*TASK BRIEF*: When you reach the line that contains "A survey craft is" in the entries below, begin returning lines exactly as written and continue through the last one.

*Items from a data source*:
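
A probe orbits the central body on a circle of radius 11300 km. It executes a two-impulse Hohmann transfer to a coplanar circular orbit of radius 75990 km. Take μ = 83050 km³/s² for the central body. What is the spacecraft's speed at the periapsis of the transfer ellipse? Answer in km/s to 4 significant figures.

v = 3.577 km/s

Transfer-ellipse semi-major axis a_t = (r₁ + r₂)/2 = (11300 + 75990)/2 = 43645 km.
The periapsis of the transfer ellipse is at r = 11300 km.
Vis-viva: v = √[μ(2/r − 1/a_t)] = √[83050 × (2/11300 − 1/43645)] = 3.577 km/s.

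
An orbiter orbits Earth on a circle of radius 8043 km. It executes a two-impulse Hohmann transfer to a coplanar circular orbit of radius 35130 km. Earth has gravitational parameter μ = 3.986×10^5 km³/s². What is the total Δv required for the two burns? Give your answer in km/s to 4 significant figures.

Δv = 3.253 km/s

The Hohmann ellipse has a_t = (r₁ + r₂)/2 = 21586.5 km.
Circular speed at r₁: v₁ = √(μ/r₁) = √(3.986×10^5/8043) = 7.040 km/s.
Transfer-orbit speed at r₁ (v² = μ(2/r − 1/a)): v_p = √[μ(2/r₁ − 1/a_t)] = 8.981 km/s.
First burn Δv₁ = |v_p − v₁| = 1.941 km/s.
Circular speed at r₂: v₂ = √(μ/r₂) = 3.368 km/s.
Transfer-orbit speed at r₂: v_a = √[μ(2/r₂ − 1/a_t)] = 2.056 km/s.
Second burn Δv₂ = |v₂ − v_a| = 1.312 km/s.
Δv = Δv₁ + Δv₂ = 1.941 + 1.312 = 3.253 km/s.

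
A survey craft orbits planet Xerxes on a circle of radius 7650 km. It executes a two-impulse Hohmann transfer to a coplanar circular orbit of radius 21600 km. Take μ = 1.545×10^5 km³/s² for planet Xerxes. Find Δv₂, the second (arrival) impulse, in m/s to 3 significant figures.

Δv₂ = 740 m/s

The Hohmann ellipse has a_t = (r₁ + r₂)/2 = 14625 km.
Circular speed at r = 21600 km: v_c = √(μ/r) = 2.6745 km/s.
Vis-viva on the transfer ellipse at r = 21600 km gives v_t = √[μ(2/r − 1/a_t)] = 1.9343 km/s.
Δv₂ = |v_t − v_c| = |1.9343 − 2.6745| = 0.7402 km/s.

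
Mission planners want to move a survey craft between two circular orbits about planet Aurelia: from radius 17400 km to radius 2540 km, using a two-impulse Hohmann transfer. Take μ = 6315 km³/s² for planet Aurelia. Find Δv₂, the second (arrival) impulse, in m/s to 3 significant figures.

The Hohmann ellipse has a_t = (r₁ + r₂)/2 = 9970 km.
Circular speed at r = 2540 km: v_c = √(μ/r) = 1.57678 km/s.
Vis-viva on the transfer ellipse at r = 2540 km gives v_t = √[μ(2/r − 1/a_t)] = 2.08304 km/s.
Δv₂ = |v_t − v_c| = |2.08304 − 1.57678| = 0.5063 km/s.

Δv₂ = 506 m/s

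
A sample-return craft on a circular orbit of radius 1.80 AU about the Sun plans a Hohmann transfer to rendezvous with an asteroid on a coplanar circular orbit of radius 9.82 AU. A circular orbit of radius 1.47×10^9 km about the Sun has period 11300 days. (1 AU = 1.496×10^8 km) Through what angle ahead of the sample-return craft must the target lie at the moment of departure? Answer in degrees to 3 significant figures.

φ = 98.1°

From Kepler's third law T² = 4π²r³/μ at r = 1.47×10^9 km, T = 11300 days = 11300 × 86400 s = 9.7632×10^8 s: μ = 4π²r³/T² = 1.31561×10^11 km³/s².
In km: r₁ = 1.80 × 1.496×10^8 = 2.6928×10^8 km; r₂ = 9.82 × 1.496×10^8 = 1.469072×10^9 km.
The Hohmann ellipse has a_t = (r₁ + r₂)/2 = 8.69176×10^8 km.
The half-period of the transfer ellipse is t = π√(a_t³/μ) = 2.2195×10^8 s.
The target's mean motion on its circular orbit is ω₂ = √(μ/r₂³) = 6.4417×10^-9 rad/s.
Angle swept by the target during transfer: ω₂·t = 1.4297 rad = 81.92°.
Arrival is 180° from departure on the ellipse, so φ = 180° − 81.92° = 98.1°.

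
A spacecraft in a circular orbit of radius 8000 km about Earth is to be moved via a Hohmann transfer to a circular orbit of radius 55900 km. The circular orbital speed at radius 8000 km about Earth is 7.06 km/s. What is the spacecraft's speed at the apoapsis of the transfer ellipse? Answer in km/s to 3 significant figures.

v = 1.34 km/s

From the circular-orbit relation v² = μ/r at r = 8000 km: μ = v²r = (7.06)² × 8000 = 3.98749×10^5 km³/s².
The Hohmann ellipse has a_t = (r₁ + r₂)/2 = 31950 km.
At apoapsis, r = 55900 km.
Applying v² = μ(2/r − 1/a_t): v = 1.336 km/s.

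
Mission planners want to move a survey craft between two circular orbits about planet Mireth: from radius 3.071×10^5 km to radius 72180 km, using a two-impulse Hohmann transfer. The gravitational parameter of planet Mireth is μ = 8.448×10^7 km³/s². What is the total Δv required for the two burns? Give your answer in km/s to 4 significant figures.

Transfer-ellipse semi-major axis a_t = (r₁ + r₂)/2 = (3.071×10^5 + 72180)/2 = 1.8964×10^5 km.
Circular speed at r₁: v₁ = √(μ/r₁) = √(8.448×10^7/3.071×10^5) = 16.5858 km/s.
Transfer-orbit speed at r₁ (vis-viva): v_a = √[μ(2/r₁ − 1/a_t)] = 10.2325 km/s.
First burn Δv₁ = |v_a − v₁| = 6.353 km/s.
At r₂, v₂ = √(μ/r₂) = 34.211 km/s.
Transfer-orbit speed at r₂: v_p = √[μ(2/r₂ − 1/a_t)] = 43.535 km/s.
Second burn Δv₂ = |v₂ − v_p| = 9.324 km/s.
Total Δv = Δv₁ + Δv₂ = 15.68 km/s.

Δv = 15.68 km/s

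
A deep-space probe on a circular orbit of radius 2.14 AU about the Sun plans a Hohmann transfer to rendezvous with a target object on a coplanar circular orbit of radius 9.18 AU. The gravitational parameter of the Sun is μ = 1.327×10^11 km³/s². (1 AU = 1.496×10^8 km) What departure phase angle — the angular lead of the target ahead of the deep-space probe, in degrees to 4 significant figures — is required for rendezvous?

In km: r₁ = 2.14 × 1.496×10^8 = 3.20144×10^8 km; r₂ = 9.18 × 1.496×10^8 = 1.373328×10^9 km.
The Hohmann ellipse has a_t = (r₁ + r₂)/2 = 8.46736×10^8 km.
The half-period of the transfer ellipse is t = π√(a_t³/μ) = 2.1249×10^8 s.
Target angular speed ω₂ = √(μ/r₂³) = 7.1577×10^-9 rad/s.
Angle swept by the target during transfer: ω₂·t = 1.5209 rad = 87.14°.
The deep-space probe traverses 180° on the transfer ellipse, so the target must lead by 180° − 87.14° = 92.86°.

φ = 92.86°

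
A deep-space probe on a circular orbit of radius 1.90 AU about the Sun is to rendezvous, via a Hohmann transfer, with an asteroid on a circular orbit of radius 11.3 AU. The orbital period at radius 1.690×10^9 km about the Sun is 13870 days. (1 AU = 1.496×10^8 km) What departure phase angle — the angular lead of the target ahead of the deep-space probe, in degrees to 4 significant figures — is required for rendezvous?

φ = 99.65°

From Kepler's third law T² = 4π²r³/μ at r = 1.690×10^9 km, T = 13870 days = 13870 × 86400 s = 1.198368×10^9 s: μ = 4π²r³/T² = 1.32690×10^11 km³/s².
In km: r₁ = 1.90 × 1.496×10^8 = 2.8424×10^8 km; r₂ = 11.3 × 1.496×10^8 = 1.69048×10^9 km.
The Hohmann ellipse has a_t = (r₁ + r₂)/2 = 9.8736×10^8 km.
Transfer time t = π√(a_t³/μ) = 2.6757×10^8 s.
The target's mean motion on its circular orbit is ω₂ = √(μ/r₂³) = 5.2409×10^-9 rad/s.
Angle swept by the target during transfer: ω₂·t = 1.4023 rad = 80.35°.
Arrival is 180° from departure on the ellipse, so φ = 180° − 80.35° = 99.65°.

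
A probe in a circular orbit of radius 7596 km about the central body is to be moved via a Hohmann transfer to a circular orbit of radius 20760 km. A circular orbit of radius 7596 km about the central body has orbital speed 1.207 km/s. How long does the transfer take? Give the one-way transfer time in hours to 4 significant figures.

From the circular-orbit relation v² = μ/r at r = 7596 km: μ = v²r = (1.207)² × 7596 = 11066.2 km³/s².
Transfer-ellipse semi-major axis a_t = (r₁ + r₂)/2 = (7596 + 20760)/2 = 14178 km.
By Kepler's third law the transfer-orbit period is T = 2π√(a_t³/μ), so t = T/2 = 50416 s.
Converting: 50416 s ÷ 3600 s/hour = 14.00 hours.

t = 14.00 hours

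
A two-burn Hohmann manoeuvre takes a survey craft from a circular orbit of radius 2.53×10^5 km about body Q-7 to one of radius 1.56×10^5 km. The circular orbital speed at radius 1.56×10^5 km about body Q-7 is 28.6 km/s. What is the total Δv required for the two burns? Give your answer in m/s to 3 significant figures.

From the circular-orbit relation v² = μ/r at r = 1.56×10^5 km: μ = v²r = (28.6)² × 1.56×10^5 = 1.27602×10^8 km³/s².
Semi-major axis of the transfer orbit: a_t = (2.530×10^5 + 1.560×10^5)/2 = 2.045×10^5 km.
Circular speed at r₁: v₁ = √(μ/r₁) = √(1.27602×10^8/2.530×10^5) = 22.458 km/s.
On the transfer ellipse at r₁, vis-viva gives v_a = √[μ(2/r₁ − 1/a_t)] = 19.615 km/s.
First burn Δv₁ = |v_a − v₁| = 2.843 km/s.
At r₂, v₂ = √(μ/r₂) = 28.600 km/s.
Transfer-orbit speed at r₂: v_p = √[μ(2/r₂ − 1/a_t)] = 31.811 km/s.
Second burn Δv₂ = |v₂ − v_p| = 3.211 km/s.
Δv = Δv₁ + Δv₂ = 2.843 + 3.211 = 6.054 km/s.

Δv = 6050 m/s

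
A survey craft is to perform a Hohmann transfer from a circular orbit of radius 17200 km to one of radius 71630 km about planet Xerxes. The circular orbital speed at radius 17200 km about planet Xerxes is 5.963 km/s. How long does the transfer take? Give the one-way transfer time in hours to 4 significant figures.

t = 10.45 hours

From the circular-orbit relation v² = μ/r at r = 17200 km: μ = v²r = (5.963)² × 17200 = 6.11587×10^5 km³/s².
Transfer-ellipse semi-major axis a_t = (r₁ + r₂)/2 = (17200 + 71630)/2 = 44415 km.
By Kepler's third law the transfer-orbit period is T = 2π√(a_t³/μ), so t = T/2 = 37602.4 s.
Converting: 37602.4 s ÷ 3600 s/hour = 10.45 hours.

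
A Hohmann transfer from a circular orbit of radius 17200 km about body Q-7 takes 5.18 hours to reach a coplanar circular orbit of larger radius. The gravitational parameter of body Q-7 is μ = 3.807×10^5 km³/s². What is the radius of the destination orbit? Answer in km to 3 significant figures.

r₂ = 30300 km

Transfer time t = 5.18 hours = 18648 s, and t = π√(a_t³/μ).
So a_t = (μ t²/π²)^(1/3) = (3.807×10^5 × (18648)² / π²)^(1/3) = 23760 km.
Since a_t = (r₁ + r₂)/2, r₂ = 2a_t − r₁ = 2×23760 − 17200 = 30320 km.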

*EXERCISE RESPONSE*:
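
A survey craft is to perform a Hohmann transfer from a circular orbit of radius 17200 km to one of radius 71630 km about planet Xerxes. The circular orbital speed at radius 17200 km about planet Xerxes is 5.963 km/s. How long does the transfer take? Give the one-way transfer time in hours to 4 significant figures.

t = 10.45 hours

From the circular-orbit relation v² = μ/r at r = 17200 km: μ = v²r = (5.963)² × 17200 = 6.11587×10^5 km³/s².
Transfer-ellipse semi-major axis a_t = (r₁ + r₂)/2 = (17200 + 71630)/2 = 44415 km.
By Kepler's third law the transfer-orbit period is T = 2π√(a_t³/μ), so t = T/2 = 37602.4 s.
Converting: 37602.4 s ÷ 3600 s/hour = 10.45 hours.

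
A Hohmann transfer from a circular orbit of radius 17200 km about body Q-7 takes 5.18 hours to reach a coplanar circular orbit of larger radius. The gravitational parameter of body Q-7 is μ = 3.807×10^5 km³/s². What is the radius of the destination orbit? Answer in km to 3 significant figures.

r₂ = 30300 km

Transfer time t = 5.18 hours = 18648 s, and t = π√(a_t³/μ).
So a_t = (μ t²/π²)^(1/3) = (3.807×10^5 × (18648)² / π²)^(1/3) = 23760 km.
Since a_t = (r₁ + r₂)/2, r₂ = 2a_t − r₁ = 2×23760 − 17200 = 30320 km.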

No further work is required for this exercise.